===== TASK INPUT

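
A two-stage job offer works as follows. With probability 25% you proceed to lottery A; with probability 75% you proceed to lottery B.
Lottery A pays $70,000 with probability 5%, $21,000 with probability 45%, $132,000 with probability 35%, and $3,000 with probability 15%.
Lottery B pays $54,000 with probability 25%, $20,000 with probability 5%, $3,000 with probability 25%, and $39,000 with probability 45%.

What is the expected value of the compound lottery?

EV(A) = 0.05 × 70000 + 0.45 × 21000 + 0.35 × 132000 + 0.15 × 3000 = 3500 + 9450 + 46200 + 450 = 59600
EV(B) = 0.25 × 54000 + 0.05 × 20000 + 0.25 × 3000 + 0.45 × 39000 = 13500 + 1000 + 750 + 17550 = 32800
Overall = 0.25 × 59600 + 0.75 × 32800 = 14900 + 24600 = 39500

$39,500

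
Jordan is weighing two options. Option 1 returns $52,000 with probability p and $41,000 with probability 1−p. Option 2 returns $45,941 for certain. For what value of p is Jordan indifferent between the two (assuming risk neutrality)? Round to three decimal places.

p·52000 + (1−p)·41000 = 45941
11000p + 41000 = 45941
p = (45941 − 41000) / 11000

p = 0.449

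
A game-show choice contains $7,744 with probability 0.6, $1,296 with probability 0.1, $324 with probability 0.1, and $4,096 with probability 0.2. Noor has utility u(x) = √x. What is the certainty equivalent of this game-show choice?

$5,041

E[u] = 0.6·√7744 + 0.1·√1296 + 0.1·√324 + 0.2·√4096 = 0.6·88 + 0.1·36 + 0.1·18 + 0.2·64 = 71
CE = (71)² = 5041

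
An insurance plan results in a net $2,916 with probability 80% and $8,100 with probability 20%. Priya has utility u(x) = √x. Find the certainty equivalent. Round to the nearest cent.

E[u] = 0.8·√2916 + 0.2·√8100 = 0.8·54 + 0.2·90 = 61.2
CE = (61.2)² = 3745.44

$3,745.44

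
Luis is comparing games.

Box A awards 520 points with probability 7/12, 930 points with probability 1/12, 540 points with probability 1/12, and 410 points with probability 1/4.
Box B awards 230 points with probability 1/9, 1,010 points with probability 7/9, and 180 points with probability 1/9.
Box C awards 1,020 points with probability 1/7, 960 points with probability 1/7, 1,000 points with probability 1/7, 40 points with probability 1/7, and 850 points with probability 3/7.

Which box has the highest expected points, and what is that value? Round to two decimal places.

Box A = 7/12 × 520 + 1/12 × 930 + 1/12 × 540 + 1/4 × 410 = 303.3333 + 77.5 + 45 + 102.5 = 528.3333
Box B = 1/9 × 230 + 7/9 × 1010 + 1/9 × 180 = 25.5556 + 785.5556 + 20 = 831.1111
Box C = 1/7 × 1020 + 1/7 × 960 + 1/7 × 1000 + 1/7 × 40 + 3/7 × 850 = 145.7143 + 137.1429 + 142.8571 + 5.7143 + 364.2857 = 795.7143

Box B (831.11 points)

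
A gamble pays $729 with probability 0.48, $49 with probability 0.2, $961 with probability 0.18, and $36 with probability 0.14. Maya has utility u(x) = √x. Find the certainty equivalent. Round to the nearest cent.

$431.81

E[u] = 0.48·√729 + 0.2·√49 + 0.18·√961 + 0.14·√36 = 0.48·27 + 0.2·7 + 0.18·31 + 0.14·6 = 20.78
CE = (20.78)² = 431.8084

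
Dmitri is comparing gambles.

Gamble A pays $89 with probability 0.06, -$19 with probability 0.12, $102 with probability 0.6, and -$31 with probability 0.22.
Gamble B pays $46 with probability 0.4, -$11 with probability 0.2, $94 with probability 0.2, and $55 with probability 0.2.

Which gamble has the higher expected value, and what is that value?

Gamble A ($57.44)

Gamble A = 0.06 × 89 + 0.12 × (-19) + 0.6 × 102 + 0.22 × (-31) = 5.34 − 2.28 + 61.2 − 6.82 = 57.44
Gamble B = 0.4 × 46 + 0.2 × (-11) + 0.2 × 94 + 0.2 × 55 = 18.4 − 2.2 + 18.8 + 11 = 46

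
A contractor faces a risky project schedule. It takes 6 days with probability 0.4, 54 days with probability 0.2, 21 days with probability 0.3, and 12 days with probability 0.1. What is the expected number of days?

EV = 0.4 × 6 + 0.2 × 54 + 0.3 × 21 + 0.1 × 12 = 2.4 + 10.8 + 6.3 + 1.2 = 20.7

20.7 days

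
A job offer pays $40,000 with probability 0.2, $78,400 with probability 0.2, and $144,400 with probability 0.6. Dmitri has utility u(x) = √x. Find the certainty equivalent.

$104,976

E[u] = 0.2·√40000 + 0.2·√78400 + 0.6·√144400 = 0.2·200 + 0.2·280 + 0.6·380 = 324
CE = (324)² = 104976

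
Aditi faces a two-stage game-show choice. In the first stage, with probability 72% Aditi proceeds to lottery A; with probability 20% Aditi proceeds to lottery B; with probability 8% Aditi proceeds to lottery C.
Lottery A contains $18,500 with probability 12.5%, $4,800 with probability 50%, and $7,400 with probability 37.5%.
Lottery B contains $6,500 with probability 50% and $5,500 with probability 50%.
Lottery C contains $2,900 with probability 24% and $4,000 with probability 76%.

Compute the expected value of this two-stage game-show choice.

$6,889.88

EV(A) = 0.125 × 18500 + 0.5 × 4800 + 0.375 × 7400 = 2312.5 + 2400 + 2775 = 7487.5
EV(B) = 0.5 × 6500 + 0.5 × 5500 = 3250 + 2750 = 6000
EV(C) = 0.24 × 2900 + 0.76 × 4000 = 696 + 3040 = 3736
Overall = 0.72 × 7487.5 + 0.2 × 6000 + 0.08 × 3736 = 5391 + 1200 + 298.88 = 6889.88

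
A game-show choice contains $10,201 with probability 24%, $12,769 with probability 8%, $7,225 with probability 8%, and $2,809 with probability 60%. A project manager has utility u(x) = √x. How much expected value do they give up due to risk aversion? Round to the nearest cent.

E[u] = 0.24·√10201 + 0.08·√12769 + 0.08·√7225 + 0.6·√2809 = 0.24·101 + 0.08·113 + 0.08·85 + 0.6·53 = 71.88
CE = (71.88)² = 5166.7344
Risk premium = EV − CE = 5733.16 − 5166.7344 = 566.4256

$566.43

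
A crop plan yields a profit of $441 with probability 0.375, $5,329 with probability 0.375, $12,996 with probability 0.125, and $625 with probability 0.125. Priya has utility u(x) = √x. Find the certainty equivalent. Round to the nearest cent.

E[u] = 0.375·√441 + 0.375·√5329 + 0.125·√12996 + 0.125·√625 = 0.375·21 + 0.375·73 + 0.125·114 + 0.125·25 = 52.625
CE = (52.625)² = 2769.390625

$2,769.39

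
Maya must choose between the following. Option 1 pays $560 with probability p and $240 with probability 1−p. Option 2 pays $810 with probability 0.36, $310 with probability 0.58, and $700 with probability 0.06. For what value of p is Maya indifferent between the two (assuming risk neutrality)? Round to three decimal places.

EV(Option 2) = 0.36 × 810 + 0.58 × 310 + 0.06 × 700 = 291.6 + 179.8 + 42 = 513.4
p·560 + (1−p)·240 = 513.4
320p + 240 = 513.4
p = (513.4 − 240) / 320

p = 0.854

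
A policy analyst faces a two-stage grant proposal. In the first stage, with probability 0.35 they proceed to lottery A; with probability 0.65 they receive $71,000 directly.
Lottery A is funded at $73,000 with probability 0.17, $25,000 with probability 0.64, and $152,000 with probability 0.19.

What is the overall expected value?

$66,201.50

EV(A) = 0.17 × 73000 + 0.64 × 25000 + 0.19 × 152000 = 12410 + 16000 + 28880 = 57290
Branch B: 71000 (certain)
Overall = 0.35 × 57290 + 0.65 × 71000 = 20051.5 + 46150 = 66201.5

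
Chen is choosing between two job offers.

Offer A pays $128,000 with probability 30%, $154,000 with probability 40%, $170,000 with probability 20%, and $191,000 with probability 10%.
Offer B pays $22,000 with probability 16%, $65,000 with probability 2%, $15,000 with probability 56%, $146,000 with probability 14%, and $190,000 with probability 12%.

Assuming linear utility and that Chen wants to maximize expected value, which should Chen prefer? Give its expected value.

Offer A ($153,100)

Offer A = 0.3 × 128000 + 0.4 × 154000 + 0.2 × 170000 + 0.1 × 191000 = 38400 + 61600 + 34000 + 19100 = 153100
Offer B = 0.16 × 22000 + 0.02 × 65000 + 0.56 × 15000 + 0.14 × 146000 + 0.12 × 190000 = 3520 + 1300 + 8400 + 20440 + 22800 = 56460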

==========

## TRY IT
Please copy the lines in the records above between the one holding "Offer A pays" and the one holding "Offer B pays", inclusive, exactly and with no other line.

## OUTPUT FOR THIS EXERCISE
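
Offer A pays $128,000 with probability 30%, $154,000 with probability 40%, $170,000 with probability 20%, and $191,000 with probability 10%.
Offer B pays $22,000 with probability 16%, $65,000 with probability 2%, $15,000 with probability 56%, $146,000 with probability 14%, and $190,000 with probability 12%.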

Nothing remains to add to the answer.